*What this task involves*
The lines below starting at the line containing "Answer: 815" and ending at the line containing "Answer: 114" are to be repeated exactly, with both ends kept and nothing else added.

Collected data:
+---+
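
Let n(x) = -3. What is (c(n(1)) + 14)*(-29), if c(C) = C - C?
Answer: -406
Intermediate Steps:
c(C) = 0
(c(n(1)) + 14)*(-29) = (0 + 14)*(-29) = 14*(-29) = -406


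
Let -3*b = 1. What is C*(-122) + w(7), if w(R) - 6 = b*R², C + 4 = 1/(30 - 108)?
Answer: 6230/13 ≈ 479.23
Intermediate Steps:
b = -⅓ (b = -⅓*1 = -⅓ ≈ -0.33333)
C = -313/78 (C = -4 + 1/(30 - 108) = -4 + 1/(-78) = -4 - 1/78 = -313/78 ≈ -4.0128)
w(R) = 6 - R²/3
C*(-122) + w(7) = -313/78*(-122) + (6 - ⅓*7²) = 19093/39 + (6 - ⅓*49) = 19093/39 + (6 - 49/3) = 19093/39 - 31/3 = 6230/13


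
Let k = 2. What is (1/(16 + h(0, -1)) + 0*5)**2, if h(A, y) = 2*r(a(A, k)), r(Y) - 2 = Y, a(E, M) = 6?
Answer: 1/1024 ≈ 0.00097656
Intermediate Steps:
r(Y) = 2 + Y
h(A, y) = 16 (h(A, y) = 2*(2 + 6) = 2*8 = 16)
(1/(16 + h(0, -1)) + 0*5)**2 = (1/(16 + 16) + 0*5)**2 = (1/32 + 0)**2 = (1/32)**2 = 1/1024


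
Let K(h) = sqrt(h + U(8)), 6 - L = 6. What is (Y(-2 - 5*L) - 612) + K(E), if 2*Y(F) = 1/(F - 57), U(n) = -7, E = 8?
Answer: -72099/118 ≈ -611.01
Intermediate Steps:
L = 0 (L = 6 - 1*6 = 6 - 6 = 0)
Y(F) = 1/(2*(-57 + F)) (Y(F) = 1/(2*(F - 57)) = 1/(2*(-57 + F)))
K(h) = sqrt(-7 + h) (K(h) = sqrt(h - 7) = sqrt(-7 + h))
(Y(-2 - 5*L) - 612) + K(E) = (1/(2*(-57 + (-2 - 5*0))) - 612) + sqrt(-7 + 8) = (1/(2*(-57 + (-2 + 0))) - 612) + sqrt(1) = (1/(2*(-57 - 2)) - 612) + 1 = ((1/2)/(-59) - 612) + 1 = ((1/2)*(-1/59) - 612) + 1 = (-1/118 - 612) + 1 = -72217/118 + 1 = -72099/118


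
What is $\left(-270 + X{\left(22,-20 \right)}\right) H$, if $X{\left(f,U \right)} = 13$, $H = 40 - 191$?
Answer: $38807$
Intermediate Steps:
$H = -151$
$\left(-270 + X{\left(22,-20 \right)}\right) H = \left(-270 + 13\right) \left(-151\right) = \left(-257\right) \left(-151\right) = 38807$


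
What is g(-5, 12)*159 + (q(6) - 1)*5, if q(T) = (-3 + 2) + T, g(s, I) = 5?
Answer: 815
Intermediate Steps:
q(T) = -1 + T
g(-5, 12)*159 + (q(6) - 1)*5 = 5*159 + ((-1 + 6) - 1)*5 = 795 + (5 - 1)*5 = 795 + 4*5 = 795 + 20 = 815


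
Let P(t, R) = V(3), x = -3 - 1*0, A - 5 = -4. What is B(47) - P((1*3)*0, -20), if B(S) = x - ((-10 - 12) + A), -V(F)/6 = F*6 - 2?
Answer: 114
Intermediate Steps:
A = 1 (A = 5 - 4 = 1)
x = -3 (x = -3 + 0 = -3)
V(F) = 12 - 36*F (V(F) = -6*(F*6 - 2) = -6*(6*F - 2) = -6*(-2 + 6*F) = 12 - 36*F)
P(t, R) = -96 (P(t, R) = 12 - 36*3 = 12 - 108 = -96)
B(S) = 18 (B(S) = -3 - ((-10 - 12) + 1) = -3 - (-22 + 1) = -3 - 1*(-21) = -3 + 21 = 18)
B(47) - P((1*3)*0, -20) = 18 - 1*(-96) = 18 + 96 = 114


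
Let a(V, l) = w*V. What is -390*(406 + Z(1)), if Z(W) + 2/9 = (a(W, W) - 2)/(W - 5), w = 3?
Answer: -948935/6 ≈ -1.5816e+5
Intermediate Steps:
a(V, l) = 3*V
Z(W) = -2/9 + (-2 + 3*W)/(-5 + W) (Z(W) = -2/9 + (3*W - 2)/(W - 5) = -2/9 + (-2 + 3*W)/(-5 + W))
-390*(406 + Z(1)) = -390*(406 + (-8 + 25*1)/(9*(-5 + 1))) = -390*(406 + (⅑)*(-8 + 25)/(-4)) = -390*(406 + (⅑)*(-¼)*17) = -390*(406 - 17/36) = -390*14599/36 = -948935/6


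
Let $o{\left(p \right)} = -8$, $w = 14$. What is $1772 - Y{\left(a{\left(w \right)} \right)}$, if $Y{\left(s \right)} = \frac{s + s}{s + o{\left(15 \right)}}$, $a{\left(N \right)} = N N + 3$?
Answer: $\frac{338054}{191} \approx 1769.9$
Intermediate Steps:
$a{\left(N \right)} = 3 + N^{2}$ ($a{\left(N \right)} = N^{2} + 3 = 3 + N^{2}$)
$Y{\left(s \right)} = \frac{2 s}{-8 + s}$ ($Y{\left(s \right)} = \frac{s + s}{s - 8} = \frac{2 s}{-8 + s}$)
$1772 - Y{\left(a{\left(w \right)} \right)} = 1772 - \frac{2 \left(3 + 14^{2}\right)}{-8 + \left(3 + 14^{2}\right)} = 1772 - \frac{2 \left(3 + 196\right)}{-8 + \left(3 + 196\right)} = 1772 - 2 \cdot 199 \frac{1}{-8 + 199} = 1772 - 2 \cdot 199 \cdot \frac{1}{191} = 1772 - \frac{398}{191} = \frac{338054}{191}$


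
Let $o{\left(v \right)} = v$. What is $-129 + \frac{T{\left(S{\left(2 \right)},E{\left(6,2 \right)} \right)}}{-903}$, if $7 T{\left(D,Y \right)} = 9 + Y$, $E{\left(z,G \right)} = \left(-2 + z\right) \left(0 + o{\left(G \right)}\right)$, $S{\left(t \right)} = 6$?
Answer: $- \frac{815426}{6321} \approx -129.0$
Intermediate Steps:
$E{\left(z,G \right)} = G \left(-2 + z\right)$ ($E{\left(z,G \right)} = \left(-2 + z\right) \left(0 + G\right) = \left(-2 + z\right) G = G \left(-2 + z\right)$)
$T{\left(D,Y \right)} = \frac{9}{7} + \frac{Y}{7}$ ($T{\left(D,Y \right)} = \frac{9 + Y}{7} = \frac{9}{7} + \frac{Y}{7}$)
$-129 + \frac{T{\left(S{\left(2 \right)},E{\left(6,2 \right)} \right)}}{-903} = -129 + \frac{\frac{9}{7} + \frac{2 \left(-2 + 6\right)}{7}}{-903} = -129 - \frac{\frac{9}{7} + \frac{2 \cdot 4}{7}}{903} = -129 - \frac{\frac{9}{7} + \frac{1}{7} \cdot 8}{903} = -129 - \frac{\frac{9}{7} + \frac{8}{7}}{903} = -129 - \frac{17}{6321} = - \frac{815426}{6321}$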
+---+
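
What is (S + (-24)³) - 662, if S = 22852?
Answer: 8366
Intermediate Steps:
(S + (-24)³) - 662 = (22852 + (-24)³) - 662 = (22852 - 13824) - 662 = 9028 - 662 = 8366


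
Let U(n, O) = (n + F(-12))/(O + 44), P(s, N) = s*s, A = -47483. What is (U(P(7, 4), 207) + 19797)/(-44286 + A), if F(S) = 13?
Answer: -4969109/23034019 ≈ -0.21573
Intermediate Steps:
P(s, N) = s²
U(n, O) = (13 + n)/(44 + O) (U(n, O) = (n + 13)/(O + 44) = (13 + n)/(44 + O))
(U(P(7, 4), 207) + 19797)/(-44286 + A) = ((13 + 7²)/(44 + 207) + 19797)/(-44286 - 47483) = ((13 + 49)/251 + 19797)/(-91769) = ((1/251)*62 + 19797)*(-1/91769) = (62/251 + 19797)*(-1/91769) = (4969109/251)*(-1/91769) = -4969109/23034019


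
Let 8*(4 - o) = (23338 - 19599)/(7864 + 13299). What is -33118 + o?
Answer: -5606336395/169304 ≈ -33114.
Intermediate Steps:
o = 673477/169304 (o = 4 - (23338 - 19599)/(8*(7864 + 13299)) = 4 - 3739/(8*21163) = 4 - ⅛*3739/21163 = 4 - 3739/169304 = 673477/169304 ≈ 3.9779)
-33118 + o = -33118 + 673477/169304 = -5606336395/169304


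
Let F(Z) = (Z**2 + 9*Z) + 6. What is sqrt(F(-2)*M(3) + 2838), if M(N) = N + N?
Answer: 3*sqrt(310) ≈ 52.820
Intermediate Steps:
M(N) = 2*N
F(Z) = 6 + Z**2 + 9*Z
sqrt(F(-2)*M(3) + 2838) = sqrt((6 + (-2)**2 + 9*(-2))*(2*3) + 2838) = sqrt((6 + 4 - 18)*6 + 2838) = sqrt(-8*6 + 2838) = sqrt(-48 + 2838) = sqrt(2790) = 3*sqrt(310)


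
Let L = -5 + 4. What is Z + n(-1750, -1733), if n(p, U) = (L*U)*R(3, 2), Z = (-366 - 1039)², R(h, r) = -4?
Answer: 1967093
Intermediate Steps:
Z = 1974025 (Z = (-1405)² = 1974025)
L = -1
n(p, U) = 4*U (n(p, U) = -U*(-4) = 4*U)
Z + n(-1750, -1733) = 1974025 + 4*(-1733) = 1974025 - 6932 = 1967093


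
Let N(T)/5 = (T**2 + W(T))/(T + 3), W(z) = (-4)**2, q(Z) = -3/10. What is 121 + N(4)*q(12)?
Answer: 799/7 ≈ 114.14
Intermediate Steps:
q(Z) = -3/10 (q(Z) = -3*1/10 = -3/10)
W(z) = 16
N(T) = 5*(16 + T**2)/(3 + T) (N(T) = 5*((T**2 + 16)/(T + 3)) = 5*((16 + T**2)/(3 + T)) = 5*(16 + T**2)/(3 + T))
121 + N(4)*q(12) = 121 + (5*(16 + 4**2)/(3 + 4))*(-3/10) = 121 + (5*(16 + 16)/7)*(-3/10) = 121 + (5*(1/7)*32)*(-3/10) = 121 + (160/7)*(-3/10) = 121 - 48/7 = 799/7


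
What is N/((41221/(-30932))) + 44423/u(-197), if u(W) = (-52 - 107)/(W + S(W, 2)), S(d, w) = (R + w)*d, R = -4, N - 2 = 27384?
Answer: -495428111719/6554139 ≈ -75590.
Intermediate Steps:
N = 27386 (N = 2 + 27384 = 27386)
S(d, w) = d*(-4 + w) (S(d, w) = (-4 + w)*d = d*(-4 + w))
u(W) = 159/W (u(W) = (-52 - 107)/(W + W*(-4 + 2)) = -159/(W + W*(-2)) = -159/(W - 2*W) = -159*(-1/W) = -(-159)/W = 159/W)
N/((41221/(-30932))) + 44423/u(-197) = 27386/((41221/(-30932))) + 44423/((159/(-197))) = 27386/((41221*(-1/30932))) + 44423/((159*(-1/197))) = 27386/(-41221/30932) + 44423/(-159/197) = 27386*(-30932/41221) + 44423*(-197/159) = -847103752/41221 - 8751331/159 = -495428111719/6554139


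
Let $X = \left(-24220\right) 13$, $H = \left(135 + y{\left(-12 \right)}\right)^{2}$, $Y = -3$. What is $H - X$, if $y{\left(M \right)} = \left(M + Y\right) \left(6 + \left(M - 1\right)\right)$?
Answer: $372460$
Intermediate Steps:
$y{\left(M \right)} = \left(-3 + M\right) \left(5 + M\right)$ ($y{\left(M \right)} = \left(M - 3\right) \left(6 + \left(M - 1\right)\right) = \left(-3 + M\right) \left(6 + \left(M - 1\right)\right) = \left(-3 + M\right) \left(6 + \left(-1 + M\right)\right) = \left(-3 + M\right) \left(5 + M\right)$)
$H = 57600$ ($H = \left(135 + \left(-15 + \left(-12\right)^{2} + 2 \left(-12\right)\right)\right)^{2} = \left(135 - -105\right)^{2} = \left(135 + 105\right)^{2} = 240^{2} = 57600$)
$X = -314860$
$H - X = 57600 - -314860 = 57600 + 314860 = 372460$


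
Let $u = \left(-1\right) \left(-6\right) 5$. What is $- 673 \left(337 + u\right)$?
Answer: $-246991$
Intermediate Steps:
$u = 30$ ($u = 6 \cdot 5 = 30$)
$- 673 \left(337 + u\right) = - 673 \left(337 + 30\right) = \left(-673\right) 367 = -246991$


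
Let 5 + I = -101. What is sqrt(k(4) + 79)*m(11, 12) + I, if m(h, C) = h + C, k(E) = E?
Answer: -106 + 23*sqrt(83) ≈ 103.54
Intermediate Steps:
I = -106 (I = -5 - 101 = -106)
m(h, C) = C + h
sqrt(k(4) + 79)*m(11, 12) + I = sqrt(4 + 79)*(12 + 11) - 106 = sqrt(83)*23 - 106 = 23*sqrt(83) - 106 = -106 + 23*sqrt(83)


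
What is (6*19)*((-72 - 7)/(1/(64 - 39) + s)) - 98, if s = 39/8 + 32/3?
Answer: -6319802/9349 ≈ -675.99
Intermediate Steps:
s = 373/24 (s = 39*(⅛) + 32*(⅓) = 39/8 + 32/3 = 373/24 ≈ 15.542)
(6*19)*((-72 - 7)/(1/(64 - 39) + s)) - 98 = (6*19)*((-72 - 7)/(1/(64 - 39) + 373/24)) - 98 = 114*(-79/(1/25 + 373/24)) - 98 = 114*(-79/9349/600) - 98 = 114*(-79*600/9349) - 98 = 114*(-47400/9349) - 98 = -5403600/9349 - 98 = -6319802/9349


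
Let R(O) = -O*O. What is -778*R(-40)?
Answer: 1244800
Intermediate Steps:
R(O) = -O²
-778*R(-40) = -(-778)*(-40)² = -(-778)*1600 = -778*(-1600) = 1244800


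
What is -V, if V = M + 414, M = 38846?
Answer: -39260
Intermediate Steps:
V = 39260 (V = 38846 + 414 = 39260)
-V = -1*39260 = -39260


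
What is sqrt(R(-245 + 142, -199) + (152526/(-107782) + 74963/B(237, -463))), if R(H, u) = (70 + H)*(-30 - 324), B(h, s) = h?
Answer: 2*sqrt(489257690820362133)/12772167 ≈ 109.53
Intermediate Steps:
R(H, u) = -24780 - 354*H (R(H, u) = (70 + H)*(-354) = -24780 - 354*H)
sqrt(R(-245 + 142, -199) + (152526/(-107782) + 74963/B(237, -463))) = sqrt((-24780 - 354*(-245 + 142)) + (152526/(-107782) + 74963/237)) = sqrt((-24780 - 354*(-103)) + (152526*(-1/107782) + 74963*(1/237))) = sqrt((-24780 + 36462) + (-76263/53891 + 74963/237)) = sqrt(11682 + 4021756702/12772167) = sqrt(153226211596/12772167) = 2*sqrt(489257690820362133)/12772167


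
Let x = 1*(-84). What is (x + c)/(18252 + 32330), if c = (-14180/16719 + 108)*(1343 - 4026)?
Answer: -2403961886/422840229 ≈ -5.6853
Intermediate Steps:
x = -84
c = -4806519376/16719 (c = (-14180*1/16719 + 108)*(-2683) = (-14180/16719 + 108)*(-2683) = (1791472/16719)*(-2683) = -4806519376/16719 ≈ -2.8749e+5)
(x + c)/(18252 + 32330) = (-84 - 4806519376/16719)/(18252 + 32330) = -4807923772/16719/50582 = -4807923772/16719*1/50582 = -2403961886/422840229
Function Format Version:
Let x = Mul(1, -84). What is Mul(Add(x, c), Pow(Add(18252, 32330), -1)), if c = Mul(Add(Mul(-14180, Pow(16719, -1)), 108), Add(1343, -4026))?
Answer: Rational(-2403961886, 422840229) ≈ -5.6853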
+---+
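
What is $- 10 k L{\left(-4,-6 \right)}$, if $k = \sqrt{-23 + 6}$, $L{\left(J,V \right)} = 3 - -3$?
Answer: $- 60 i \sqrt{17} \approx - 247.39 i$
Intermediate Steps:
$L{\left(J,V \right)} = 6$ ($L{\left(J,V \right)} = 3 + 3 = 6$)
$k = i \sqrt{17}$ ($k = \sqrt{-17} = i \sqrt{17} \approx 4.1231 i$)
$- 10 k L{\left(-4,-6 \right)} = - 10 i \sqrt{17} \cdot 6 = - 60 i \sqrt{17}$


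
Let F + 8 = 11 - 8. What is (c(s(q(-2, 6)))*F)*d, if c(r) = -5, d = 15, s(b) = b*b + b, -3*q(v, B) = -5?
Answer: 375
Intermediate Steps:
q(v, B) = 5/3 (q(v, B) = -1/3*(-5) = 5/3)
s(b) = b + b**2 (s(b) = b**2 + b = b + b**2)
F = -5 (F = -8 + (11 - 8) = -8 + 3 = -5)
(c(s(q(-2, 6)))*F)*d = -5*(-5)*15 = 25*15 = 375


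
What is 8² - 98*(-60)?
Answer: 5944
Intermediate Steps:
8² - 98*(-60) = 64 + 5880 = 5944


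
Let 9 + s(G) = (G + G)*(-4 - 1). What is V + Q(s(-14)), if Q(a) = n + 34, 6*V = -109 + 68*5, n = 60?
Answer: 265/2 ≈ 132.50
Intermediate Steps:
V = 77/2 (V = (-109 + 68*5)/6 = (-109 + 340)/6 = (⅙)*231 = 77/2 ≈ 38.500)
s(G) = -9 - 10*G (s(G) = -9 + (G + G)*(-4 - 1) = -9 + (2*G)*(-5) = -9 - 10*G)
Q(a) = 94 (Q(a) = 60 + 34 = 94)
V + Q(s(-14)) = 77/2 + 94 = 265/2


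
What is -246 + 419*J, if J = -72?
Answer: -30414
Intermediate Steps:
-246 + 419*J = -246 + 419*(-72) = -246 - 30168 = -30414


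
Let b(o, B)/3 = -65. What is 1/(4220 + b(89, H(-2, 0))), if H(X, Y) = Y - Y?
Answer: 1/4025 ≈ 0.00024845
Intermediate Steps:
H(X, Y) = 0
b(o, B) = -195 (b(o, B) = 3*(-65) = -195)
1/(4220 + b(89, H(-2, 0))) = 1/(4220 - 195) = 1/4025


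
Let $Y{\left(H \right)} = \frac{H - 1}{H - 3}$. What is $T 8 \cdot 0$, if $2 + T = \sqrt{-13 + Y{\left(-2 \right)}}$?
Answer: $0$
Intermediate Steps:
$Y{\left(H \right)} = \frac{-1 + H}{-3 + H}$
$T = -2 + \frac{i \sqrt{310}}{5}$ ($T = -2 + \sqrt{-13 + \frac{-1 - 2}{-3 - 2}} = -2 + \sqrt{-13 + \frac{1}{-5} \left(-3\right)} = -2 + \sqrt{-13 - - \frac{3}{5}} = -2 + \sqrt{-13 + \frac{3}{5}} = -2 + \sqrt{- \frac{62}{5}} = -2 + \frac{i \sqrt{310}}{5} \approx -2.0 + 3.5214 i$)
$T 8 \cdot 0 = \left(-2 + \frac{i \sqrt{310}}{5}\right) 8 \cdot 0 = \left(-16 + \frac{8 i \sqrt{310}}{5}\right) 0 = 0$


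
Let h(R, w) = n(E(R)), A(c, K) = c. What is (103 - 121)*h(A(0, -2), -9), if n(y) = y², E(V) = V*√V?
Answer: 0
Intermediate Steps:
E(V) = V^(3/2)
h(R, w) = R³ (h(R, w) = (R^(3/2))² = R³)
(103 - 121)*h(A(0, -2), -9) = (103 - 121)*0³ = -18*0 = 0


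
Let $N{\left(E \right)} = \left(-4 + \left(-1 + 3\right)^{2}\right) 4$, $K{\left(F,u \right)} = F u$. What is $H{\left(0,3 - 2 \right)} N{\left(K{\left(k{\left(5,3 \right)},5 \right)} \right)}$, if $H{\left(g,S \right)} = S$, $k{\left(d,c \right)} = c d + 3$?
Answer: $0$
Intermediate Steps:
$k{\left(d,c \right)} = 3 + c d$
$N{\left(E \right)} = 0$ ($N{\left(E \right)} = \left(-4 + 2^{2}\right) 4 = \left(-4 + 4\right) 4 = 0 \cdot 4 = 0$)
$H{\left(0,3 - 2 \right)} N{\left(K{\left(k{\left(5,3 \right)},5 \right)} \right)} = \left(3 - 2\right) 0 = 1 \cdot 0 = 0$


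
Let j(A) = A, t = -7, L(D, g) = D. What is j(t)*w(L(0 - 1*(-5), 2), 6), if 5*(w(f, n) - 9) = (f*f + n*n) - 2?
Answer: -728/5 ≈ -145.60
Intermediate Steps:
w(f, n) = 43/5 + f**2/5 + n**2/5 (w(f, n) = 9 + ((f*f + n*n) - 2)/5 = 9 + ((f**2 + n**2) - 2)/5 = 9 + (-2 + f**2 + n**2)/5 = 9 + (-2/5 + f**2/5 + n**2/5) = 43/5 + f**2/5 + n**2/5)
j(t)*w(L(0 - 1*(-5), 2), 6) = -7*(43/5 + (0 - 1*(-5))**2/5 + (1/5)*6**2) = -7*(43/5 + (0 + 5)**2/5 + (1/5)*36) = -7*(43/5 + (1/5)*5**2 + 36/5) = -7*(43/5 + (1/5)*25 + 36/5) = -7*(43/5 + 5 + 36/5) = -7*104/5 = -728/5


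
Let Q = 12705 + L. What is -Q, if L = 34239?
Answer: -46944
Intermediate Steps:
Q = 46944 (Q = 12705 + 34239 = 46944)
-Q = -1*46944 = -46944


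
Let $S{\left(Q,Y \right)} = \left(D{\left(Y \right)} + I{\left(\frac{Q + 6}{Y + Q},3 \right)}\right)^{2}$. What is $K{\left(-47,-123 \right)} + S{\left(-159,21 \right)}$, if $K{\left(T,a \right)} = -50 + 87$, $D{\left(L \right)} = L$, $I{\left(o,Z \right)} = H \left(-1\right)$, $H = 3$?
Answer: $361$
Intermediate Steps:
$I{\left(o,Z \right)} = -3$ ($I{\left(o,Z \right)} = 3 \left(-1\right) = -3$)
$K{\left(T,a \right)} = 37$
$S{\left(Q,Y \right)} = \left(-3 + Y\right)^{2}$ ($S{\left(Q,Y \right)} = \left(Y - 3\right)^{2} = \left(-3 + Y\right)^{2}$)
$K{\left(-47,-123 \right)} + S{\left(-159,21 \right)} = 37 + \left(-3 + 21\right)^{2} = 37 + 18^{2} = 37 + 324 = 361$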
+---+
*Response to this exercise*
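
Answer: 815
Intermediate Steps:
q(T) = -1 + T
g(-5, 12)*159 + (q(6) - 1)*5 = 5*159 + ((-1 + 6) - 1)*5 = 795 + (5 - 1)*5 = 795 + 4*5 = 795 + 20 = 815


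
Let P(t, R) = V(3), x = -3 - 1*0, A - 5 = -4. What is B(47) - P((1*3)*0, -20), if B(S) = x - ((-10 - 12) + A), -V(F)/6 = F*6 - 2?
Answer: 114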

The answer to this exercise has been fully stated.